Collected data:
BEGIN

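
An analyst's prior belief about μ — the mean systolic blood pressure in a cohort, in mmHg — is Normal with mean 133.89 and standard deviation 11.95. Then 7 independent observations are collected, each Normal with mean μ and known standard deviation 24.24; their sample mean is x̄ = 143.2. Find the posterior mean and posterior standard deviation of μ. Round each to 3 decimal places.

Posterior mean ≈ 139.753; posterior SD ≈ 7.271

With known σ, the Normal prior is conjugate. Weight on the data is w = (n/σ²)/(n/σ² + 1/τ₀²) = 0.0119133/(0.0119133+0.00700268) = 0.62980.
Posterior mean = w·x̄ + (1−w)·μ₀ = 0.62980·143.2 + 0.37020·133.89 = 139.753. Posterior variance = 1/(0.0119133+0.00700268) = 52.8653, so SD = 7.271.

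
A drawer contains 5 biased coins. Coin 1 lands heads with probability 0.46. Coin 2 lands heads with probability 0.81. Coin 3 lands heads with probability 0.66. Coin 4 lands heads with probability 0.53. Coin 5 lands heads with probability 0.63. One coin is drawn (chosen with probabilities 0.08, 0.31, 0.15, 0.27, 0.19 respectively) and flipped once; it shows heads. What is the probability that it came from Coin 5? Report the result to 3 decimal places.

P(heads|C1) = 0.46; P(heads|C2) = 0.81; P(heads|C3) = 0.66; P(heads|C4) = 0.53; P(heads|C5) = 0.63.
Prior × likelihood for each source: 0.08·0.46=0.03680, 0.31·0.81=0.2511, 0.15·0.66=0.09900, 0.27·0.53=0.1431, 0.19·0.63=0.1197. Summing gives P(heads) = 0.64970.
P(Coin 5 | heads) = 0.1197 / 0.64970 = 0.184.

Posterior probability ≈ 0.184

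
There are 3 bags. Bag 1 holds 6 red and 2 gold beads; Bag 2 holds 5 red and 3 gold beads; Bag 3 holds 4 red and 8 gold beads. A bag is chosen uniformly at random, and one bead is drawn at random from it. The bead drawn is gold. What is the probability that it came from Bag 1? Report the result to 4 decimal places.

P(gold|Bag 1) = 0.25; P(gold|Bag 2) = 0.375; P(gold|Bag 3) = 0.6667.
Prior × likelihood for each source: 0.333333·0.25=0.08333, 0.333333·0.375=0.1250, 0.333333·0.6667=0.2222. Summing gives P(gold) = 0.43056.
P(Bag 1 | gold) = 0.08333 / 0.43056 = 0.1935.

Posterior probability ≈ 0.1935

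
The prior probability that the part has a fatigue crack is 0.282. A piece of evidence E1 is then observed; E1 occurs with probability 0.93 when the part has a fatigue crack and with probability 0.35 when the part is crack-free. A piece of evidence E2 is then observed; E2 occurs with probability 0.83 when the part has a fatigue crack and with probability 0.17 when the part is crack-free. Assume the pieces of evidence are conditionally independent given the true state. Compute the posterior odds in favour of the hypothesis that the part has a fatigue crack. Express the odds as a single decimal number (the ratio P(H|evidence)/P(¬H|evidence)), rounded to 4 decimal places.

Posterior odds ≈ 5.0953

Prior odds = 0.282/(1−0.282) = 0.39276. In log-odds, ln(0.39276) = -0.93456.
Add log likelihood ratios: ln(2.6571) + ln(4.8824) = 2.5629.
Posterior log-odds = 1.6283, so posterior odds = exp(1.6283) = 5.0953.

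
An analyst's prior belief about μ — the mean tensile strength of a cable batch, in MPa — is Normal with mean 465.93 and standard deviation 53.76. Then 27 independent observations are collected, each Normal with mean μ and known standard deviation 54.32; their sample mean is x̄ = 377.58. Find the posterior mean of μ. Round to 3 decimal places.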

END
BEGIN

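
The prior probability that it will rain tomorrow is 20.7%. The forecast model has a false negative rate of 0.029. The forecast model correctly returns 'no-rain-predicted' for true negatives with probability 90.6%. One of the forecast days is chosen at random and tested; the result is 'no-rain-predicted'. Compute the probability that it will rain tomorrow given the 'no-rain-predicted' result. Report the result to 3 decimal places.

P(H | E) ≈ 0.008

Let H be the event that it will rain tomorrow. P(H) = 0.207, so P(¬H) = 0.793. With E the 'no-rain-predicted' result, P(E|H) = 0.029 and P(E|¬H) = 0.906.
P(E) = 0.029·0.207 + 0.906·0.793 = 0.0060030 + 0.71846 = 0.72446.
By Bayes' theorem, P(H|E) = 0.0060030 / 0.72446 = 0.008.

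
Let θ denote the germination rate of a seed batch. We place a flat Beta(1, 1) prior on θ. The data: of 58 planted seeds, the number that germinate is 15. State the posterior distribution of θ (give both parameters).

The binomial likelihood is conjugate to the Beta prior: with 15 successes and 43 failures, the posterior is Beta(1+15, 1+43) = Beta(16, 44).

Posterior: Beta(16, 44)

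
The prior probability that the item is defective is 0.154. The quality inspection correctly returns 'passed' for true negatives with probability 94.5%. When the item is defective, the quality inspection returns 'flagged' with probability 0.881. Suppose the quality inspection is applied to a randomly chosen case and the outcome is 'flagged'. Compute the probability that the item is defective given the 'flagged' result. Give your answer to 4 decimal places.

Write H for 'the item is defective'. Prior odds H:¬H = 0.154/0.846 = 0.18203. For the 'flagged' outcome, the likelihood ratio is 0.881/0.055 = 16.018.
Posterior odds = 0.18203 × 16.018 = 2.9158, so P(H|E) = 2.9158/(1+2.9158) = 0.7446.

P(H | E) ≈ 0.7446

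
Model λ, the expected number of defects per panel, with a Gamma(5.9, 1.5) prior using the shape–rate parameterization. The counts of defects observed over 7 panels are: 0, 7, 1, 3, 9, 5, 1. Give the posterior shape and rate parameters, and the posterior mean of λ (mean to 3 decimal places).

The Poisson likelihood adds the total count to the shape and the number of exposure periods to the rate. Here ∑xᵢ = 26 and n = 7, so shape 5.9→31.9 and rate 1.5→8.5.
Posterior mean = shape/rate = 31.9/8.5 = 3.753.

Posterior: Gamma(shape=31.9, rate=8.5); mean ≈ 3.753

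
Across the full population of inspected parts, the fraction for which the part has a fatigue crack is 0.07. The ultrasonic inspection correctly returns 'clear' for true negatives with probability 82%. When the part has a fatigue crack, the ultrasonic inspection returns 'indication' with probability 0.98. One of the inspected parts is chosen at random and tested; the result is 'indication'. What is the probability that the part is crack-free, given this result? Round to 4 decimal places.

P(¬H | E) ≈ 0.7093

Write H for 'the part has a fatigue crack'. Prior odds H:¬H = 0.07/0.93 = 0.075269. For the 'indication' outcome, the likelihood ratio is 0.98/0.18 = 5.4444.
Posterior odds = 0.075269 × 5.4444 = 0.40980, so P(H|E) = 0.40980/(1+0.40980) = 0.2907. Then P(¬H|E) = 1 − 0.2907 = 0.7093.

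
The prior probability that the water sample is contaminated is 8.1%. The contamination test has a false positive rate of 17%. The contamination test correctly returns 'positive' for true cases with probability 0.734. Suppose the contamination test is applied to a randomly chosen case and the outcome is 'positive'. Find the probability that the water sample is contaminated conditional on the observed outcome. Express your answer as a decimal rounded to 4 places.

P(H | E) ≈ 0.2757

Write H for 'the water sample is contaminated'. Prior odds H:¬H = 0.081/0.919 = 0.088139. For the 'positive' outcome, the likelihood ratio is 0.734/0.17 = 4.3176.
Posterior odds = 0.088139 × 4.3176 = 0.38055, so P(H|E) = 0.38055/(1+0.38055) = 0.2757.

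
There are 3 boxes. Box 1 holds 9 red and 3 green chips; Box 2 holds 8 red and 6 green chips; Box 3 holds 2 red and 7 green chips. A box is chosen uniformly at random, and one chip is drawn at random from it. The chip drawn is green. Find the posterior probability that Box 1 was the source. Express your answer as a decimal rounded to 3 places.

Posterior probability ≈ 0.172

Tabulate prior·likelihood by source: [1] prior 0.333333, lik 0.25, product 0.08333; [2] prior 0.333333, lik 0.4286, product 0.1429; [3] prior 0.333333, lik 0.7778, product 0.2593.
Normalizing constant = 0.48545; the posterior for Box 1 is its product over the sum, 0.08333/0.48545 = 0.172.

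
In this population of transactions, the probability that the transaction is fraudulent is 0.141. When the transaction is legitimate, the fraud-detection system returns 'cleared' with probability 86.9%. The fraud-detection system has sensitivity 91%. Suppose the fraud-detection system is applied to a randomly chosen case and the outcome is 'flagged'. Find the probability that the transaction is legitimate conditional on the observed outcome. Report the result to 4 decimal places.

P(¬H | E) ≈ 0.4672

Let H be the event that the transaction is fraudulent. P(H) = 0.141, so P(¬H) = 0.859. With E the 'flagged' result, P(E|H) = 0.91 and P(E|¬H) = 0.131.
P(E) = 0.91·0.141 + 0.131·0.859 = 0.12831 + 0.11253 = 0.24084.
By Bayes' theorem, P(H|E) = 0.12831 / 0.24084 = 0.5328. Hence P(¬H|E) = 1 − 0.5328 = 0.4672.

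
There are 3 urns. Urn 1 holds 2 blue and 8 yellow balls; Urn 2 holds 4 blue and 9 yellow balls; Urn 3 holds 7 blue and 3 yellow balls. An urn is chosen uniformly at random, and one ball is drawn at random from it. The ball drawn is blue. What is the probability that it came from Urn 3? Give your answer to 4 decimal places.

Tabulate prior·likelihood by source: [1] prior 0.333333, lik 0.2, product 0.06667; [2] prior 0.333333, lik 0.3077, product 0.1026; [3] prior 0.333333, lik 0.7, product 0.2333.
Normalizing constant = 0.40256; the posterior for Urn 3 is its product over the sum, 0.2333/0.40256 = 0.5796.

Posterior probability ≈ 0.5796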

END

--- Action item ---
Every line above from the line with "The prior probability that the part" to the line with "An analyst's prior belief about μ — the mean tensile" is wanted, ends included; write them out exactly and add no other line.

--- Solved problem ---
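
The prior probability that the part has a fatigue crack is 0.282. A piece of evidence E1 is then observed; E1 occurs with probability 0.93 when the part has a fatigue crack and with probability 0.35 when the part is crack-free. A piece of evidence E2 is then observed; E2 occurs with probability 0.83 when the part has a fatigue crack and with probability 0.17 when the part is crack-free. Assume the pieces of evidence are conditionally independent given the true state. Compute the posterior odds in favour of the hypothesis that the part has a fatigue crack. Express the odds as a single decimal number (the ratio P(H|evidence)/P(¬H|evidence)), rounded to 4 decimal places.

Posterior odds ≈ 5.0953

Prior odds = 0.282/(1−0.282) = 0.39276. In log-odds, ln(0.39276) = -0.93456.
Add log likelihood ratios: ln(2.6571) + ln(4.8824) = 2.5629.
Posterior log-odds = 1.6283, so posterior odds = exp(1.6283) = 5.0953.

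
An analyst's prior belief about μ — the mean tensile strength of a cable batch, in MPa — is Normal with mean 465.93 and standard deviation 53.76. Then 27 independent observations are collected, each Normal with mean μ and known standard deviation 54.32; their sample mean is x̄ = 377.58. Find the posterior mean of μ. Round to 3 decimal places.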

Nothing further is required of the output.